# Task statement
Beginning with the line that contains "4. Calculate the membrane potential in mV.", transcribe every line through the end of the entries exactly as written, and reproduce nothing else.

[Opening Working data section]

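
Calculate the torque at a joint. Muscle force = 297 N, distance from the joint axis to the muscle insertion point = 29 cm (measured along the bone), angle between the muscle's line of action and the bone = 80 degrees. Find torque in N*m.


Torque = F * d * sin(theta)   (moment arm = d*sin(theta))
d = 29 cm = 0.29 m
Torque = 297 * 0.29 * sin(80)
Torque = 84.82 N*m


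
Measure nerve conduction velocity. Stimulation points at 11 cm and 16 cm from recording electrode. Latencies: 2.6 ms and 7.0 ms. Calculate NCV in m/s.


Distance = (16 - 11) / 100 = 0.05 m
dt = (7.0 - 2.6) / 1000 = 0.0044 s
NCV = dist / dt = 11.36 m/s


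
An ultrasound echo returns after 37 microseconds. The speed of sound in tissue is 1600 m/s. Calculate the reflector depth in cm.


depth = c * t / 2
t = 37 us = 3.7000e-05 s
depth = 1600 * 3.7000e-05 / 2
depth = 0.0296 m = 2.96 cm


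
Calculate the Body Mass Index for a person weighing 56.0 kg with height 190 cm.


BMI = weight / height^2
height = 190 cm = 1.9 m
BMI = 56.0 / 1.9^2
BMI = 15.51 kg/m^2


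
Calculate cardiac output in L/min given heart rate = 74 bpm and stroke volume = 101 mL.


CO = HR * SV
CO = 74 * 101 / 1000
CO = 7.474 L/min


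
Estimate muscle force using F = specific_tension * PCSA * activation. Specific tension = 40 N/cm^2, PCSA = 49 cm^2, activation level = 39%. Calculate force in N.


F = sigma * PCSA * activation
F = 40 * 49 * 0.39
F = 764.4 N


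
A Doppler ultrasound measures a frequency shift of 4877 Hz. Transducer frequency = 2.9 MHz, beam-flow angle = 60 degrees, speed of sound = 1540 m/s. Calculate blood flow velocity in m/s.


v = fd * c / (2 * f0 * cos(theta))
v = 4877 * 1540 / (2 * 2.9000e+06 * cos(60))
v = 2.59 m/s


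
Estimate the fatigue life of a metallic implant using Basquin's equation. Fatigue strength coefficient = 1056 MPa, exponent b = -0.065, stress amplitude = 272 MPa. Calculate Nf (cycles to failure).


sigma_a = sigma_f' * (2Nf)^b
2Nf = (sigma_a/sigma_f')^(1/b)
2Nf = (272/1056)^(1/-0.065)
2Nf = 1.1561128e+09
Nf = 5.7806e+08


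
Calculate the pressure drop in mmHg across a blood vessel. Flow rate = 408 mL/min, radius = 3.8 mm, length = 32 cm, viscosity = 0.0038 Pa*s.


dP = 8*mu*L*Q / (pi*r^4)
Q = 408 mL/min = 6.8e-06 m^3/s
dP = 100.983 Pa = 100.983 / 133.322 mmHg = 0.7574 mmHg


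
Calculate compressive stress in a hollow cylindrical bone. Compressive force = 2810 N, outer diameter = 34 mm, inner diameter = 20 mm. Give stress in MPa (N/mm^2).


A = pi*(r_o^2 - r_i^2)
r_o = 17 mm, r_i = 10 mm
A = 593.761 mm^2
sigma = F/A = 2810 / 593.761
sigma = 4.733 MPa


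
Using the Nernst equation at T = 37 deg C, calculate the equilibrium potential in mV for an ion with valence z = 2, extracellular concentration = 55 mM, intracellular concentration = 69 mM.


E = (RT/(zF)) * ln(C_out/C_in)
T = 37 + 273.15 = 310.15 K
E = (8.314 * 310.15 / (2 * 96485)) * ln(55/69)
E = -3.03 mV


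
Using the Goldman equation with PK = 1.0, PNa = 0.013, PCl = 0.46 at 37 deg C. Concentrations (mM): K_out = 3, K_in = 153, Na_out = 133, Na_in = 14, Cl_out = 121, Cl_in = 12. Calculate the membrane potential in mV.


Vm = (RT/F)*ln((PK*Ko + PNa*Nao + PCl*Cli)/(PK*Ki + PNa*Nai + PCl*Clo))
Numer = 10.249, Denom = 208.842
Vm = -80.56 mV


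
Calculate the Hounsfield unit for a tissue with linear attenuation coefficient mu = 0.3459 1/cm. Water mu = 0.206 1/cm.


HU = ((mu_tissue - mu_water) / mu_water) * 1000
HU = ((0.3459 - 0.206) / 0.206) * 1000
HU = 679.1


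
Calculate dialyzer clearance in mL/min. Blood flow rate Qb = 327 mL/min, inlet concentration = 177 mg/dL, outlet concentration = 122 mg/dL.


K = Qb * (Cb_in - Cb_out) / Cb_in
K = 327 * (177 - 122) / 177
K = 101.6 mL/min


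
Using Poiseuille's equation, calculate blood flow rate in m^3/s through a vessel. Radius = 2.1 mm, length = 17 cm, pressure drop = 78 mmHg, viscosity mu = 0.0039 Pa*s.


Q = pi*r^4*dP / (8*mu*L)
r = 0.0021 m, L = 0.17 m
dP = 78 mmHg = 10399.116 Pa
Q = 1.1979e-04 m^3/s


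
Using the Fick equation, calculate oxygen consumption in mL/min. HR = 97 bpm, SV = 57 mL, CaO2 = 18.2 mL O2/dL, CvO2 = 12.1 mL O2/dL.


CO = HR*SV = 97*57/1000 = 5.529 L/min
a-v O2 diff = 18.2 - 12.1 = 6.1 mL/dL
VO2 = CO * (CaO2-CvO2) * 10 dL/L
VO2 = 5.529 * 6.1 * 10
VO2 = 337.3 mL/min


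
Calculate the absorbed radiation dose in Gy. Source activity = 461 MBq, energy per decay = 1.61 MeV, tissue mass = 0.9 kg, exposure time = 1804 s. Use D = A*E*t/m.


A = 461 MBq = 4.6100e+08 Bq
E = 1.61 MeV = 2.57922e-13 J
D = A*E*t/m = 4.6100e+08*2.57922e-13*1804/0.9
D = 0.2383 Gy


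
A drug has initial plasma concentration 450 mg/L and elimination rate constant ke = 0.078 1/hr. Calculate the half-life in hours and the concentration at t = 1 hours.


t_half = ln(2) / ke = 0.693147 / 0.078 = 8.886 hr
C(t) = C0 * exp(-ke*t) = 450 * exp(-0.078*1)
C(1) = 416.2 mg/L


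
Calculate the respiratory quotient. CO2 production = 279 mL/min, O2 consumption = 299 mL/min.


RQ = VCO2 / VO2
RQ = 279 / 299
RQ = 0.9331


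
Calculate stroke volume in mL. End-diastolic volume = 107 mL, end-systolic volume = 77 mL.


SV = EDV - ESV
SV = 107 - 77
SV = 30 mL


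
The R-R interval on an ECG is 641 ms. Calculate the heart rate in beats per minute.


HR = 60 / RR_interval(s)
RR = 641 ms = 0.641 s
HR = 60 / 0.641 = 93.6 bpm


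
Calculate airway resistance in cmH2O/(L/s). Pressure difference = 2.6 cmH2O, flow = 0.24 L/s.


R = dP / flow
R = 2.6 / 0.24
R = 10.83 cmH2O/(L/s)


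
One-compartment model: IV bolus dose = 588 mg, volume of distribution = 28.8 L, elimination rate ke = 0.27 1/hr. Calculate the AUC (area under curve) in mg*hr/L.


C0 = Dose/Vd = 588/28.8 = 20.4167 mg/L
AUC = C0/ke = 20.4167/0.27
AUC = 75.62 mg*hr/L


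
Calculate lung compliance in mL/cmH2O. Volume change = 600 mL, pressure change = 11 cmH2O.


C = dV / dP
C = 600 / 11
C = 54.55 mL/cmH2O


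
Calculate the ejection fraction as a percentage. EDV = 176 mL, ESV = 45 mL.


SV = EDV - ESV = 176 - 45 = 131 mL
EF = SV/EDV * 100 = 131/176 * 100
EF = 74.43%


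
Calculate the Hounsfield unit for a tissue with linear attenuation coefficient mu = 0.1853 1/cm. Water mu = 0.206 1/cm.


HU = ((mu_tissue - mu_water) / mu_water) * 1000
HU = ((0.1853 - 0.206) / 0.206) * 1000
HU = -100.5


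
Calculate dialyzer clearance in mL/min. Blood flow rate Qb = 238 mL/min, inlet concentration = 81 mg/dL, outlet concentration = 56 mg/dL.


K = Qb * (Cb_in - Cb_out) / Cb_in
K = 238 * (81 - 56) / 81
K = 73.46 mL/min


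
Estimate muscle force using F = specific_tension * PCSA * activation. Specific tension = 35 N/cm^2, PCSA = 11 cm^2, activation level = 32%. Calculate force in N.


F = sigma * PCSA * activation
F = 35 * 11 * 0.32
F = 123.2 N


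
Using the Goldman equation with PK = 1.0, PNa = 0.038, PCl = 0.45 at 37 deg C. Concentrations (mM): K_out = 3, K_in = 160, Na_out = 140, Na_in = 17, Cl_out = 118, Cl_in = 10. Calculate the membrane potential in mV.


Vm = (RT/F)*ln((PK*Ko + PNa*Nao + PCl*Cli)/(PK*Ki + PNa*Nai + PCl*Clo))
Numer = 12.82, Denom = 213.746
Vm = -75.2 mV


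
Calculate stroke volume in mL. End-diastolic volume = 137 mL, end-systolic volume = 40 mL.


SV = EDV - ESV
SV = 137 - 40
SV = 97 mL


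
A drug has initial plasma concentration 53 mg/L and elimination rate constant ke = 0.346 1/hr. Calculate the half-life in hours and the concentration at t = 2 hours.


t_half = ln(2) / ke = 0.693147 / 0.346 = 2.003 hr
C(t) = C0 * exp(-ke*t) = 53 * exp(-0.346*2)
C(2) = 26.53 mg/L


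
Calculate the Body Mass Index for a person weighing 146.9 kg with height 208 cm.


BMI = weight / height^2
height = 208 cm = 2.08 m
BMI = 146.9 / 2.08^2
BMI = 33.95 kg/m^2


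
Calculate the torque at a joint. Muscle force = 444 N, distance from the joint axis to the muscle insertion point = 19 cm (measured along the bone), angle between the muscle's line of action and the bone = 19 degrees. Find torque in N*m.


Torque = F * d * sin(theta)   (moment arm = d*sin(theta))
d = 19 cm = 0.19 m
Torque = 444 * 0.19 * sin(19)
Torque = 27.46 N*m


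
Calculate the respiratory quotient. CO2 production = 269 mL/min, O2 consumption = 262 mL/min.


RQ = VCO2 / VO2
RQ = 269 / 262
RQ = 1.027


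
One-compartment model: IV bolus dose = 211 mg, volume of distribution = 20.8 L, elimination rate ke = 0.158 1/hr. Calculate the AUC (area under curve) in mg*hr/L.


C0 = Dose/Vd = 211/20.8 = 10.1442 mg/L
AUC = C0/ke = 10.1442/0.158
AUC = 64.2 mg*hr/L


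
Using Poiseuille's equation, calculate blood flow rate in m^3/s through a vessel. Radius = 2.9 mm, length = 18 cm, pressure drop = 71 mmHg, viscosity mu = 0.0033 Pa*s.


Q = pi*r^4*dP / (8*mu*L)
r = 0.0029 m, L = 0.18 m
dP = 71 mmHg = 9465.862 Pa
Q = 4.4261e-04 m^3/s


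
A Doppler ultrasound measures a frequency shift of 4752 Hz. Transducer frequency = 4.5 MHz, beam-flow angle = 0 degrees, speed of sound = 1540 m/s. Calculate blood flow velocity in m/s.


v = fd * c / (2 * f0 * cos(theta))
v = 4752 * 1540 / (2 * 4.5000e+06 * cos(0))
v = 0.8131 m/s


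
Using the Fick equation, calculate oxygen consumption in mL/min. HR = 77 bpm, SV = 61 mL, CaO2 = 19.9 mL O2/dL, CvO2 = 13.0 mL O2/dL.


CO = HR*SV = 77*61/1000 = 4.697 L/min
a-v O2 diff = 19.9 - 13.0 = 6.9 mL/dL
VO2 = CO * (CaO2-CvO2) * 10 dL/L
VO2 = 4.697 * 6.9 * 10
VO2 = 324.1 mL/min


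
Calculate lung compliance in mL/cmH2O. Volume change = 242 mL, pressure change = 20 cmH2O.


C = dV / dP
C = 242 / 20
C = 12.1 mL/cmH2O


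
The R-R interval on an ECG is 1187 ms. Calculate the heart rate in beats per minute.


HR = 60 / RR_interval(s)
RR = 1187 ms = 1.187 s
HR = 60 / 1.187 = 50.55 bpm


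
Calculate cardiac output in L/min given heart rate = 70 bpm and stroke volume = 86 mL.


CO = HR * SV
CO = 70 * 86 / 1000
CO = 6.02 L/min


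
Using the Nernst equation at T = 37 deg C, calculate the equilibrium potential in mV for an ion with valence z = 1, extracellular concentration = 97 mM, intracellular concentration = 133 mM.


E = (RT/(zF)) * ln(C_out/C_in)
T = 37 + 273.15 = 310.15 K
E = (8.314 * 310.15 / (1 * 96485)) * ln(97/133)
E = -8.436 mV


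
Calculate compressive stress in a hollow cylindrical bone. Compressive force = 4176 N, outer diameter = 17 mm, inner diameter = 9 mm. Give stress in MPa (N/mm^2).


A = pi*(r_o^2 - r_i^2)
r_o = 8.5 mm, r_i = 4.5 mm
A = 163.363 mm^2
sigma = F/A = 4176 / 163.363
sigma = 25.56 MPa


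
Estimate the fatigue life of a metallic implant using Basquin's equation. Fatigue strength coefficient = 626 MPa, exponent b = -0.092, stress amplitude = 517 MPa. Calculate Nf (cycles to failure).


sigma_a = sigma_f' * (2Nf)^b
2Nf = (sigma_a/sigma_f')^(1/b)
2Nf = (517/626)^(1/-0.092)
2Nf = 7.9999022
Nf = 4


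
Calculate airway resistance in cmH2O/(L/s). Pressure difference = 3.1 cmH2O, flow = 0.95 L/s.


R = dP / flow
R = 3.1 / 0.95
R = 3.263 cmH2O/(L/s)


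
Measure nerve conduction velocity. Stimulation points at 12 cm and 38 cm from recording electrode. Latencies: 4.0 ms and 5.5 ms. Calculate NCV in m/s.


Distance = (38 - 12) / 100 = 0.26 m
dt = (5.5 - 4.0) / 1000 = 0.0015 s
NCV = dist / dt = 173.3 m/s


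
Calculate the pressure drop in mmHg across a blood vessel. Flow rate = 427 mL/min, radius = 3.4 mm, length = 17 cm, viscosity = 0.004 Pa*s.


dP = 8*mu*L*Q / (pi*r^4)
Q = 427 mL/min = 7.11667e-06 m^3/s
dP = 92.2168 Pa = 92.2168 / 133.322 mmHg = 0.6917 mmHg


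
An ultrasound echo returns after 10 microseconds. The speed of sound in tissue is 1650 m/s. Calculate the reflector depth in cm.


depth = c * t / 2
t = 10 us = 1.0000e-05 s
depth = 1650 * 1.0000e-05 / 2
depth = 0.00825 m = 0.825 cm


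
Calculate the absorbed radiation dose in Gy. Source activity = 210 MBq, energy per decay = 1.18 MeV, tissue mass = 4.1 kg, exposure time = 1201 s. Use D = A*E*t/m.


A = 210 MBq = 2.1000e+08 Bq
E = 1.18 MeV = 1.89036e-13 J
D = A*E*t/m = 2.1000e+08*1.89036e-13*1201/4.1
D = 0.01163 Gy


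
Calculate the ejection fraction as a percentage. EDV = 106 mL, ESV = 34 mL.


SV = EDV - ESV = 106 - 34 = 72 mL
EF = SV/EDV * 100 = 72/106 * 100
EF = 67.92%


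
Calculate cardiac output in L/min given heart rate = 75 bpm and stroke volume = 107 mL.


CO = HR * SV
CO = 75 * 107 / 1000
CO = 8.025 L/min


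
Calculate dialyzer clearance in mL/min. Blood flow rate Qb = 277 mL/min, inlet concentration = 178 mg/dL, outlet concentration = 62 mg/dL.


K = Qb * (Cb_in - Cb_out) / Cb_in
K = 277 * (178 - 62) / 178
K = 180.5 mL/min


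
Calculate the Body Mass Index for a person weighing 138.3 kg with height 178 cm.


BMI = weight / height^2
height = 178 cm = 1.78 m
BMI = 138.3 / 1.78^2
BMI = 43.65 kg/m^2


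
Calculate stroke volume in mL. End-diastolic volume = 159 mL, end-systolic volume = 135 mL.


SV = EDV - ESV
SV = 159 - 135
SV = 24 mL


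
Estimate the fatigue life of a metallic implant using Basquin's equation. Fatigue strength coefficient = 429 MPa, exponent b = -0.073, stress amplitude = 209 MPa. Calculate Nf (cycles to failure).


sigma_a = sigma_f' * (2Nf)^b
2Nf = (sigma_a/sigma_f')^(1/b)
2Nf = (209/429)^(1/-0.073)
2Nf = 18977.236
Nf = 9489


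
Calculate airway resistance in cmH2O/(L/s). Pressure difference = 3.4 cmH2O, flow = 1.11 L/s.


R = dP / flow
R = 3.4 / 1.11
R = 3.063 cmH2O/(L/s)


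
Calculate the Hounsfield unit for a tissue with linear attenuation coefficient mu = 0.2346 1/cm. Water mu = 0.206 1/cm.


HU = ((mu_tissue - mu_water) / mu_water) * 1000
HU = ((0.2346 - 0.206) / 0.206) * 1000
HU = 138.8


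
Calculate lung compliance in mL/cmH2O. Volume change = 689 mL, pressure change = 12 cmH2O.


C = dV / dP
C = 689 / 12
C = 57.42 mL/cmH2O


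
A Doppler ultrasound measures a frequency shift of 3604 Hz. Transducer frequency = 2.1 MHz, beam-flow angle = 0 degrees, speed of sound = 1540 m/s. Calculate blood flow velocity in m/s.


v = fd * c / (2 * f0 * cos(theta))
v = 3604 * 1540 / (2 * 2.1000e+06 * cos(0))
v = 1.321 m/s


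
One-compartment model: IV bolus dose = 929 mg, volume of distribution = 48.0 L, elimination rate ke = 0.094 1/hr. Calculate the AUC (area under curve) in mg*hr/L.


C0 = Dose/Vd = 929/48.0 = 19.3542 mg/L
AUC = C0/ke = 19.3542/0.094
AUC = 205.9 mg*hr/L


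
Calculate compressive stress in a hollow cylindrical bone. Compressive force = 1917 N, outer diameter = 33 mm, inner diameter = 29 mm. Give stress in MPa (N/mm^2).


A = pi*(r_o^2 - r_i^2)
r_o = 16.5 mm, r_i = 14.5 mm
A = 194.779 mm^2
sigma = F/A = 1917 / 194.779
sigma = 9.842 MPa


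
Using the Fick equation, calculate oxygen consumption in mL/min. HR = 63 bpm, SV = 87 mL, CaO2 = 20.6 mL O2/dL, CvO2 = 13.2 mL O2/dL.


CO = HR*SV = 63*87/1000 = 5.481 L/min
a-v O2 diff = 20.6 - 13.2 = 7.4 mL/dL
VO2 = CO * (CaO2-CvO2) * 10 dL/L
VO2 = 5.481 * 7.4 * 10
VO2 = 405.6 mL/min


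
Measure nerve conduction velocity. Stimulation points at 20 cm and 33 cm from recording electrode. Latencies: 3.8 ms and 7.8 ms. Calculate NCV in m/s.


Distance = (33 - 20) / 100 = 0.13 m
dt = (7.8 - 3.8) / 1000 = 0.004 s
NCV = dist / dt = 32.5 m/s


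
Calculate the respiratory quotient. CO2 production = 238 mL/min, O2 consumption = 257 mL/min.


RQ = VCO2 / VO2
RQ = 238 / 257
RQ = 0.9261


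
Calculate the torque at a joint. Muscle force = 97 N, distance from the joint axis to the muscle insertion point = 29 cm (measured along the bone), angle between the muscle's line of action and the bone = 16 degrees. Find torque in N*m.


Torque = F * d * sin(theta)   (moment arm = d*sin(theta))
d = 29 cm = 0.29 m
Torque = 97 * 0.29 * sin(16)
Torque = 7.754 N*m


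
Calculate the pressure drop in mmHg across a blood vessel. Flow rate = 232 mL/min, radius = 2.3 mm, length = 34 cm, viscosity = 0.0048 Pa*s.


dP = 8*mu*L*Q / (pi*r^4)
Q = 232 mL/min = 3.86667e-06 m^3/s
dP = 574.23 Pa = 574.23 / 133.322 mmHg = 4.307 mmHg


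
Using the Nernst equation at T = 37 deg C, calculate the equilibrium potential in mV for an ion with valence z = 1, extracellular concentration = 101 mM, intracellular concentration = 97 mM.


E = (RT/(zF)) * ln(C_out/C_in)
T = 37 + 273.15 = 310.15 K
E = (8.314 * 310.15 / (1 * 96485)) * ln(101/97)
E = 1.08 mV


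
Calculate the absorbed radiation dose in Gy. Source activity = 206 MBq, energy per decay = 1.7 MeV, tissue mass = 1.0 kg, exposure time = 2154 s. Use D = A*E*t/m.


A = 206 MBq = 2.0600e+08 Bq
E = 1.7 MeV = 2.7234e-13 J
D = A*E*t/m = 2.0600e+08*2.7234e-13*2154/1.0
D = 0.1208 Gy


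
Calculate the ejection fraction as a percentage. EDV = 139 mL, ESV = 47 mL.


SV = EDV - ESV = 139 - 47 = 92 mL
EF = SV/EDV * 100 = 92/139 * 100
EF = 66.19%


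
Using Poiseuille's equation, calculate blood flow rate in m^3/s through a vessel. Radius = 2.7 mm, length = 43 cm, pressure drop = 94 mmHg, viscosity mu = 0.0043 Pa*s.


Q = pi*r^4*dP / (8*mu*L)
r = 0.0027 m, L = 0.43 m
dP = 94 mmHg = 12532.268 Pa
Q = 1.4145e-04 m^3/s


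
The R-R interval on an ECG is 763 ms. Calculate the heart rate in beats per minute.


HR = 60 / RR_interval(s)
RR = 763 ms = 0.763 s
HR = 60 / 0.763 = 78.64 bpm


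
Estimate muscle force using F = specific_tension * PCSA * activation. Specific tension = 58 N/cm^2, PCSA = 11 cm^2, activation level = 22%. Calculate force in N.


F = sigma * PCSA * activation
F = 58 * 11 * 0.22
F = 140.4 N


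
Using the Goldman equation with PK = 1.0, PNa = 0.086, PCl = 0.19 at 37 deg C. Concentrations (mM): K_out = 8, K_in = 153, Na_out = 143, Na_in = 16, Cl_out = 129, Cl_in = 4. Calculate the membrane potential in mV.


Vm = (RT/F)*ln((PK*Ko + PNa*Nao + PCl*Cli)/(PK*Ki + PNa*Nai + PCl*Clo))
Numer = 21.058, Denom = 178.886
Vm = -57.18 mV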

[Closing Working data section]

# Output below
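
Using the Goldman equation with PK = 1.0, PNa = 0.086, PCl = 0.19 at 37 deg C. Concentrations (mM): K_out = 8, K_in = 153, Na_out = 143, Na_in = 16, Cl_out = 129, Cl_in = 4. Calculate the membrane potential in mV.


Vm = (RT/F)*ln((PK*Ko + PNa*Nao + PCl*Cli)/(PK*Ki + PNa*Nai + PCl*Clo))
Numer = 21.058, Denom = 178.886
Vm = -57.18 mV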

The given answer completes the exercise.